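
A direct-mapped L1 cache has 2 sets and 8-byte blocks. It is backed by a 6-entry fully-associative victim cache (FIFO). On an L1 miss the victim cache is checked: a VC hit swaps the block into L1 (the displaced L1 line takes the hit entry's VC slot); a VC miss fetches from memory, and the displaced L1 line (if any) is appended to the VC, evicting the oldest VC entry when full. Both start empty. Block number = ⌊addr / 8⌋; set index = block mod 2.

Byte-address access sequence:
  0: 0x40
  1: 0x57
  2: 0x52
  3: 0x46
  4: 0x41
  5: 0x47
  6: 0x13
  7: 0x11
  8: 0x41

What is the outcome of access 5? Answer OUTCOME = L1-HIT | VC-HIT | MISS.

0: 0x40 (blk 8, set 0) → MISS  vc=[]
1: 0x57 (blk 10, set 0) → MISS  vc=[8]
2: 0x52 (blk 10, set 0) → L1-HIT  vc=[8]
3: 0x46 (blk 8, set 0) → VC-HIT  vc=[10]
4: 0x41 (blk 8, set 0) → L1-HIT  vc=[10]
5: 0x47 (blk 8, set 0) → L1-HIT  vc=[10]
6: 0x13 (blk 2, set 0) → MISS  vc=[10, 8]
7: 0x11 (blk 2, set 0) → L1-HIT  vc=[10, 8]
8: 0x41 (blk 8, set 0) → VC-HIT  vc=[10, 2]

OUTCOME = L1-HIT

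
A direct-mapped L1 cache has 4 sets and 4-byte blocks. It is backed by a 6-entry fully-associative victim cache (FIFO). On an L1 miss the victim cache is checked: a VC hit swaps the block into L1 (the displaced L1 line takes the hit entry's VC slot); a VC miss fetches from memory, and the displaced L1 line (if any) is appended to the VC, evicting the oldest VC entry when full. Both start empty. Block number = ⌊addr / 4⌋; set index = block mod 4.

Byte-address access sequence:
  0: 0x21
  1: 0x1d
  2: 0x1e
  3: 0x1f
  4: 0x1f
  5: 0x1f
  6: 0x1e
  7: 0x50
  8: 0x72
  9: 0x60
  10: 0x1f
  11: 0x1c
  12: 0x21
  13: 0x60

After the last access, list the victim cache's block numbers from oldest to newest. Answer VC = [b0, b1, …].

VC = [8, 20, 28]

0: 0x21 (blk 8, set 0) → MISS  vc=[]
1: 0x1d (blk 7, set 3) → MISS  vc=[]
2: 0x1e (blk 7, set 3) → L1-HIT  vc=[]
3: 0x1f (blk 7, set 3) → L1-HIT  vc=[]
4: 0x1f (blk 7, set 3) → L1-HIT  vc=[]
5: 0x1f (blk 7, set 3) → L1-HIT  vc=[]
6: 0x1e (blk 7, set 3) → L1-HIT  vc=[]
7: 0x50 (blk 20, set 0) → MISS  vc=[8]
8: 0x72 (blk 28, set 0) → MISS  vc=[8, 20]
9: 0x60 (blk 24, set 0) → MISS  vc=[8, 20, 28]
10: 0x1f (blk 7, set 3) → L1-HIT  vc=[8, 20, 28]
11: 0x1c (blk 7, set 3) → L1-HIT  vc=[8, 20, 28]
12: 0x21 (blk 8, set 0) → VC-HIT  vc=[24, 20, 28]
13: 0x60 (blk 24, set 0) → VC-HIT  vc=[8, 20, 28]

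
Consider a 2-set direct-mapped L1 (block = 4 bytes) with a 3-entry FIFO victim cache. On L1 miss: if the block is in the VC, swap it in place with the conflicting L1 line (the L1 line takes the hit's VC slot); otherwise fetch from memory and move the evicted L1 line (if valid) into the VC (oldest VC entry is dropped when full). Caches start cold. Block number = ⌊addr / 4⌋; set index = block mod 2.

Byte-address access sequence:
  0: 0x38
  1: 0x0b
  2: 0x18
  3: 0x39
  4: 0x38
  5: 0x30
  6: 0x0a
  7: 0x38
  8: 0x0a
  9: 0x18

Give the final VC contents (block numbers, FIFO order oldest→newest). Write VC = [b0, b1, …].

0: 0x38 (blk 14, set 0) → MISS  vc=[]
1: 0xb (blk 2, set 0) → MISS  vc=[14]
2: 0x18 (blk 6, set 0) → MISS  vc=[14, 2]
3: 0x39 (blk 14, set 0) → VC-HIT  vc=[6, 2]
4: 0x38 (blk 14, set 0) → L1-HIT  vc=[6, 2]
5: 0x30 (blk 12, set 0) → MISS  vc=[6, 2, 14]
6: 0xa (blk 2, set 0) → VC-HIT  vc=[6, 12, 14]
7: 0x38 (blk 14, set 0) → VC-HIT  vc=[6, 12, 2]
8: 0xa (blk 2, set 0) → VC-HIT  vc=[6, 12, 14]
9: 0x18 (blk 6, set 0) → VC-HIT  vc=[2, 12, 14]

VC = [2, 12, 14]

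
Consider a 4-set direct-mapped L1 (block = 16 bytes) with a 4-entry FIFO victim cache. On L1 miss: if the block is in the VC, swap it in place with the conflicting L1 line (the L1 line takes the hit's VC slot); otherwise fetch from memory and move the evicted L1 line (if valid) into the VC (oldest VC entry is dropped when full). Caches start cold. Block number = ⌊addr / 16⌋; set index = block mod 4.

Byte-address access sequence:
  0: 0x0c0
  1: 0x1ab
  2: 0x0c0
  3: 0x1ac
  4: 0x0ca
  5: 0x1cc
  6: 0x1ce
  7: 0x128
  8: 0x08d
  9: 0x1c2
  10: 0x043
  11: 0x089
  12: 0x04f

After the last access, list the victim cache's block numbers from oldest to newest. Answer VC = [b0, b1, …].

VC = [12, 26, 8, 28]

0: 0xc0 (blk 12, set 0) → MISS  vc=[]
1: 0x1ab (blk 26, set 2) → MISS  vc=[]
2: 0xc0 (blk 12, set 0) → L1-HIT  vc=[]
3: 0x1ac (blk 26, set 2) → L1-HIT  vc=[]
4: 0xca (blk 12, set 0) → L1-HIT  vc=[]
5: 0x1cc (blk 28, set 0) → MISS  vc=[12]
6: 0x1ce (blk 28, set 0) → L1-HIT  vc=[12]
7: 0x128 (blk 18, set 2) → MISS  vc=[12, 26]
8: 0x8d (blk 8, set 0) → MISS  vc=[12, 26, 28]
9: 0x1c2 (blk 28, set 0) → VC-HIT  vc=[12, 26, 8]
10: 0x43 (blk 4, set 0) → MISS  vc=[12, 26, 8, 28]
11: 0x89 (blk 8, set 0) → VC-HIT  vc=[12, 26, 4, 28]
12: 0x4f (blk 4, set 0) → VC-HIT  vc=[12, 26, 8, 28]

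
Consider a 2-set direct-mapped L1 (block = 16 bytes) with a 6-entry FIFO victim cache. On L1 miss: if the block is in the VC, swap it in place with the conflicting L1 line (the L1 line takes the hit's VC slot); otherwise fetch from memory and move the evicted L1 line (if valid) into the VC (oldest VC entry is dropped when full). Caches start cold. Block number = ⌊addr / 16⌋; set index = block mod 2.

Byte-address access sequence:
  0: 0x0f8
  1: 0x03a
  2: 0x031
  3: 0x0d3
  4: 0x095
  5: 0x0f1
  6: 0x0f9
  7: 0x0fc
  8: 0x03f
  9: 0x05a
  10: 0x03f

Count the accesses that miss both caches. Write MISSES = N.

0: 0xf8 (blk 15, set 1) → MISS  vc=[]
1: 0x3a (blk 3, set 1) → MISS  vc=[15]
2: 0x31 (blk 3, set 1) → L1-HIT  vc=[15]
3: 0xd3 (blk 13, set 1) → MISS  vc=[15, 3]
4: 0x95 (blk 9, set 1) → MISS  vc=[15, 3, 13]
5: 0xf1 (blk 15, set 1) → VC-HIT  vc=[9, 3, 13]
6: 0xf9 (blk 15, set 1) → L1-HIT  vc=[9, 3, 13]
7: 0xfc (blk 15, set 1) → L1-HIT  vc=[9, 3, 13]
8: 0x3f (blk 3, set 1) → VC-HIT  vc=[9, 15, 13]
9: 0x5a (blk 5, set 1) → MISS  vc=[9, 15, 13, 3]
10: 0x3f (blk 3, set 1) → VC-HIT  vc=[9, 15, 13, 5]

MISSES = 5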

• **Exercise prompt**
Counting the lines of the material that hold the string "blocks", state the total and nothing besides.

• **Answer to the exercise**
2